(DIRECTIONS FOR THIS TASK)
Only one stretch of the records below is wanted: the lines from the one holding "at (0.6436, 0.7322)." through the one holding "The degree-1 term". Return it exactly, both ends included.

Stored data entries

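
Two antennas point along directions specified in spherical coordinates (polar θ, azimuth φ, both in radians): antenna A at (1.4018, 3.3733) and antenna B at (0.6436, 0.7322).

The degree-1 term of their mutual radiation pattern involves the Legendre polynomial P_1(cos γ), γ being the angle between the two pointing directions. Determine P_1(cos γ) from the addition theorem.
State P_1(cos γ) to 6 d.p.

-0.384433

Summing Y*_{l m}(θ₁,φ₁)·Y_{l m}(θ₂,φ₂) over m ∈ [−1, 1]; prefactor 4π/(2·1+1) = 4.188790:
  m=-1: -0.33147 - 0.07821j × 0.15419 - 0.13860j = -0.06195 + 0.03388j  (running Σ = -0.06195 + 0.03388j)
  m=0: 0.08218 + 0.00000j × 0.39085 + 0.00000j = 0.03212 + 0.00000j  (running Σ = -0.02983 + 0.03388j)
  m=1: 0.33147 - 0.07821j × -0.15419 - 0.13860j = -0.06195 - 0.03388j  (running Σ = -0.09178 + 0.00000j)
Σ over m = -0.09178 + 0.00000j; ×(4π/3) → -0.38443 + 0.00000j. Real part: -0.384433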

==

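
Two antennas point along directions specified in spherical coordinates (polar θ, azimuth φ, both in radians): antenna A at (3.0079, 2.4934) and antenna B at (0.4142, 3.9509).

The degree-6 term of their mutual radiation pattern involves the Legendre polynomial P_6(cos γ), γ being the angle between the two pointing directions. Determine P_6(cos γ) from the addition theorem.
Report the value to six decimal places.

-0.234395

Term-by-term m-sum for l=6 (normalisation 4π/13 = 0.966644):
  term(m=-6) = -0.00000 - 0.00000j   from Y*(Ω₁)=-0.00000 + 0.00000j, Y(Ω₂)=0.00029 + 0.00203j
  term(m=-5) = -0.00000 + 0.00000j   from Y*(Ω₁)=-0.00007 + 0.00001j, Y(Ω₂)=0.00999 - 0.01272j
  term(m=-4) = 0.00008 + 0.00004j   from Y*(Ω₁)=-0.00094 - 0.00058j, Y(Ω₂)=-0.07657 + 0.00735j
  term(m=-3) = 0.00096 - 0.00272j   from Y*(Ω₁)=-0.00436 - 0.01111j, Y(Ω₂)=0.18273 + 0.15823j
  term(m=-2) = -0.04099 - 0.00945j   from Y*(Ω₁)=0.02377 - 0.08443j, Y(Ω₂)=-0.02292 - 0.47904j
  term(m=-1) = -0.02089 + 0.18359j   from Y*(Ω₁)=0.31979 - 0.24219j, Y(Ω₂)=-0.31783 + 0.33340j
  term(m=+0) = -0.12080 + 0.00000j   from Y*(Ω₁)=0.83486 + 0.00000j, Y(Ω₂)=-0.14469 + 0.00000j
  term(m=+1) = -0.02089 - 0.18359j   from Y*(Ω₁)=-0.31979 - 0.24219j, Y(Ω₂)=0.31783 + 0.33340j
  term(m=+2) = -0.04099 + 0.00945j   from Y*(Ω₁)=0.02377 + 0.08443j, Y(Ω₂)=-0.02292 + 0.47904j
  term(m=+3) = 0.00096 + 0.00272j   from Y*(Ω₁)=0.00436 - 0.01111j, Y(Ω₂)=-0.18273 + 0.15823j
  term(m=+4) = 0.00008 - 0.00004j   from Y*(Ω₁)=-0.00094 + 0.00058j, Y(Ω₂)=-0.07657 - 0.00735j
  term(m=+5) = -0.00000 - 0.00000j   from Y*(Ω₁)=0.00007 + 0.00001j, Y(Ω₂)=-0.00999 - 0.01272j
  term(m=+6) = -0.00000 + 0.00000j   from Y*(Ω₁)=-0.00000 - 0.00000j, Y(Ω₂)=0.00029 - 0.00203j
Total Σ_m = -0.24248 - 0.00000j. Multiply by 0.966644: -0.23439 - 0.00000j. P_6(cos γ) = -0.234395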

(ANSWER SECTION)
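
Two antennas point along directions specified in spherical coordinates (polar θ, azimuth φ, both in radians): antenna A at (1.4018, 3.3733) and antenna B at (0.6436, 0.7322).

The degree-1 term of their mutual radiation pattern involves the Legendre polynomial P_1(cos γ), γ being the angle between the two pointing directions. Determine P_1(cos γ) from the addition theorem.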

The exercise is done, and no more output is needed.